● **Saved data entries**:
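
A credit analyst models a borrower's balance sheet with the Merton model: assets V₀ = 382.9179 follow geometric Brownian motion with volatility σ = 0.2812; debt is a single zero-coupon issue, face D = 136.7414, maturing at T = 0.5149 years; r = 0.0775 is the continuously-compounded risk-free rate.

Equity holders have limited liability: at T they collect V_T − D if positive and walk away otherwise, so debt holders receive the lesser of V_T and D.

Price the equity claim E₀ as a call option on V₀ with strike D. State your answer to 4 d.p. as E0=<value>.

d₁ = [ln(V₀/D) + (r + σ²/2)T] / (σ√T)
   = [ln(382.9179/136.7414) + (0.0775 + 0.5·0.2812²)·0.5149] / (0.2812·√0.5149)
   = [1.029729 + 0.060262] / 0.201779 = 5.401896
d₂ = d₁ − σ√T = 5.401896 − 0.201779 = 5.200117
N(d₁) = 1.000000,  N(d₂) = 1.000000,  e^(−rT) = 0.960881
E₀ = V₀·N(d₁) − D·e^(−rT)·N(d₂)
   = 382.9179·1.000000 − 136.7414·0.960881·1.000000 = 251.525693

E0=251.5257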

● **EXERCISE REQUIREMENTS**:
Print the data in full. Match it exactly.

● **REPLY TO THE TASK**:
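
A credit analyst models a borrower's balance sheet with the Merton model: assets V₀ = 382.9179 follow geometric Brownian motion with volatility σ = 0.2812; debt is a single zero-coupon issue, face D = 136.7414, maturing at T = 0.5149 years; r = 0.0775 is the continuously-compounded risk-free rate.

Equity holders have limited liability: at T they collect V_T − D if positive and walk away otherwise, so debt holders receive the lesser of V_T and D.

Price the equity claim E₀ as a call option on V₀ with strike D. State your answer to 4 d.p. as E0=<value>.

d₁ = [ln(V₀/D) + (r + σ²/2)T] / (σ√T)
   = [ln(382.9179/136.7414) + (0.0775 + 0.5·0.2812²)·0.5149] / (0.2812·√0.5149)
   = [1.029729 + 0.060262] / 0.201779 = 5.401896
d₂ = d₁ − σ√T = 5.401896 − 0.201779 = 5.200117
N(d₁) = 1.000000,  N(d₂) = 1.000000,  e^(−rT) = 0.960881
E₀ = V₀·N(d₁) − D·e^(−rT)·N(d₂)
   = 382.9179·1.000000 − 136.7414·0.960881·1.000000 = 251.525693

E0=251.5257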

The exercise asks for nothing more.